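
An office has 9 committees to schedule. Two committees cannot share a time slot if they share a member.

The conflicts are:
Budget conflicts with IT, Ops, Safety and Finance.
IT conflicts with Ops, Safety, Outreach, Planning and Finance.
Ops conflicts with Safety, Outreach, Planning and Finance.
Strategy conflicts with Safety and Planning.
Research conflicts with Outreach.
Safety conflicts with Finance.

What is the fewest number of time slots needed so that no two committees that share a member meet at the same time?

Budget, IT, Ops, Safety, Finance all conflict with each other, so at least 5 time slots are needed.
5 time slots suffice: time slot 1 → {Ops, Strategy, Research}; time slot 2 → {IT}; time slot 3 → {Safety, Outreach, Planning}; time slot 4 → {Finance}; time slot 5 → {Budget}. Each listed conflict is separated.

5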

* Required work
Print, exactly as written, the first line of the records above and each line after it until the line with "IT conflicts with", which is printed too.

* Reply
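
An office has 9 committees to schedule. Two committees cannot share a time slot if they share a member.

The conflicts are:
Budget conflicts with IT, Ops, Safety and Finance.
IT conflicts with Ops, Safety, Outreach, Planning and Finance.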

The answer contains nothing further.